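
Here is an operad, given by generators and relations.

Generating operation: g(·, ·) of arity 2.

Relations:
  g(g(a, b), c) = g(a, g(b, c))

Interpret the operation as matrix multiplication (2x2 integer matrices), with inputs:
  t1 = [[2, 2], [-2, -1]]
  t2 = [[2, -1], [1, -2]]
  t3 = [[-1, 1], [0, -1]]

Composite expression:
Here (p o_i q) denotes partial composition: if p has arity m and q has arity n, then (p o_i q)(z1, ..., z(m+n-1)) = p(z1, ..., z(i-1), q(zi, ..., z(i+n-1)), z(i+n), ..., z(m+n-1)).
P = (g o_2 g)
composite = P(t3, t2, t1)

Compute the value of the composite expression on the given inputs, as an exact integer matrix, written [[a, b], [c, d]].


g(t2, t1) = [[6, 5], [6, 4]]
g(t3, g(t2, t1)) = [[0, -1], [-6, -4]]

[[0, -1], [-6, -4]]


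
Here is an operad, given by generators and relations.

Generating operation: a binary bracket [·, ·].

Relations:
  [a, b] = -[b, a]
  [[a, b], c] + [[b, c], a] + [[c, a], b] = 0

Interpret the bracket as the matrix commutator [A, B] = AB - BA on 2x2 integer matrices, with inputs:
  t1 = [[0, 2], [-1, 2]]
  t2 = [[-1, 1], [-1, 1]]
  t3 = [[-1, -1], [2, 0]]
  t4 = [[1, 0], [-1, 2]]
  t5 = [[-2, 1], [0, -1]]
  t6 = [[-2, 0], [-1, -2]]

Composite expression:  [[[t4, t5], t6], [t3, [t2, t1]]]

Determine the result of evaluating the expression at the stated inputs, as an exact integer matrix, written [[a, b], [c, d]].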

-*-*-

▸ Exercise prompt
Every line above that includes the word "arity" must appear in the answer.

▸ Result of this exercise
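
Generating operation: g(·, ·) of arity 2.
Here (p o_i q) denotes partial composition: if p has arity m and q has arity n, then (p o_i q)(z1, ..., z(m+n-1)) = p(z1, ..., z(i-1), q(zi, ..., z(i+n-1)), z(i+n), ..., z(m+n-1)).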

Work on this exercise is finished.